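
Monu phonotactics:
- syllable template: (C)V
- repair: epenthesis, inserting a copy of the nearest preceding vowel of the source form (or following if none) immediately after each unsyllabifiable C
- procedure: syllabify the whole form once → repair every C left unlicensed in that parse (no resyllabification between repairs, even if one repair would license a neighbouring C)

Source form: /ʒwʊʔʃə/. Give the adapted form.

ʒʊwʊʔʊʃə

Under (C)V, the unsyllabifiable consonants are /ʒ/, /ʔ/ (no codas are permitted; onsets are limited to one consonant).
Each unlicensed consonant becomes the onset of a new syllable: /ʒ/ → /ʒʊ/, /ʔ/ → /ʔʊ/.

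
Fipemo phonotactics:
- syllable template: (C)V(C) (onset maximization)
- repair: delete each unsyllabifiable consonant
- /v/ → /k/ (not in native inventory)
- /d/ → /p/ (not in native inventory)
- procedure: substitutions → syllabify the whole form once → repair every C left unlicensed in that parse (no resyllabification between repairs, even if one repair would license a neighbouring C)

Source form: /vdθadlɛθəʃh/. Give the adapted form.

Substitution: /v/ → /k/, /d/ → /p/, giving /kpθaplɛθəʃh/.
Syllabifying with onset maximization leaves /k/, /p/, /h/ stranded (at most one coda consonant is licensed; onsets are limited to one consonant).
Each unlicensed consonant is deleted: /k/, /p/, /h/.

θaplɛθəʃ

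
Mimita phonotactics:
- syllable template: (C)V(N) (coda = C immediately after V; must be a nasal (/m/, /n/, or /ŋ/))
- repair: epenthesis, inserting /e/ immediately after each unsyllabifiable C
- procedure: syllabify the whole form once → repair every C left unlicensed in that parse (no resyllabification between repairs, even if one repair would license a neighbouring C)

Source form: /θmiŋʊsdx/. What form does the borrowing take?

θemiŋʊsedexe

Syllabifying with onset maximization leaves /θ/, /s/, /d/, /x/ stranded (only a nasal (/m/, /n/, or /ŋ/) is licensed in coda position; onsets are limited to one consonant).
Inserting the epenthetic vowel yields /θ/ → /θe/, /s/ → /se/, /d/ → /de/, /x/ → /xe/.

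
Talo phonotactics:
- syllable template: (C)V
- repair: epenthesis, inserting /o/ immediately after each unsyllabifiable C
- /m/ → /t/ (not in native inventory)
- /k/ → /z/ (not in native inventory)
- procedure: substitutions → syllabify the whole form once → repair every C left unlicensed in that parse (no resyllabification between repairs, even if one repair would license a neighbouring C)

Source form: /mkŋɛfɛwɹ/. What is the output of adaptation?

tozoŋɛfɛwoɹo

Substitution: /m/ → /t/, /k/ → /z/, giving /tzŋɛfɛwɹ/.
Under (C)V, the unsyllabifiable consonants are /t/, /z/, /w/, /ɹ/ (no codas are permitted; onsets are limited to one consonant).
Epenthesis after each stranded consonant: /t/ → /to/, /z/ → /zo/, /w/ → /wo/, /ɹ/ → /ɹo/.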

========

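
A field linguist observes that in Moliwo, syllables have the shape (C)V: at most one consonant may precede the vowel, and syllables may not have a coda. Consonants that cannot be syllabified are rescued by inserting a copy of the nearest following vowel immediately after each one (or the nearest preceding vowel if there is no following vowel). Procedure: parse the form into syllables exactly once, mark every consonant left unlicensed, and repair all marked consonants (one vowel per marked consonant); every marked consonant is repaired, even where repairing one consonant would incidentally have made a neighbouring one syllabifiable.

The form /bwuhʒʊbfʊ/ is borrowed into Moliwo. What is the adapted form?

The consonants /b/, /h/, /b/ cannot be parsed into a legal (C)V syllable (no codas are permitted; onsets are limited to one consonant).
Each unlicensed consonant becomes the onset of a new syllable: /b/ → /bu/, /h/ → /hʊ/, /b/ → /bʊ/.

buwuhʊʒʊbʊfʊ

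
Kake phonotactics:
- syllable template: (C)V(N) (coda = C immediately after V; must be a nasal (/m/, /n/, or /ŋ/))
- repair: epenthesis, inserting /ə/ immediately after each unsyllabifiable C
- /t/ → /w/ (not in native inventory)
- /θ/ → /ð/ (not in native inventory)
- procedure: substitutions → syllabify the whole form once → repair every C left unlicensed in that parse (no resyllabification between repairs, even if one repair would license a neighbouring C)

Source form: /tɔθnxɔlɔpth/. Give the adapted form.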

========

- **Work to complete**
A single number is the expected reply: the number of lines in the listing that contain the string "inventory".

- **Exercise result**
6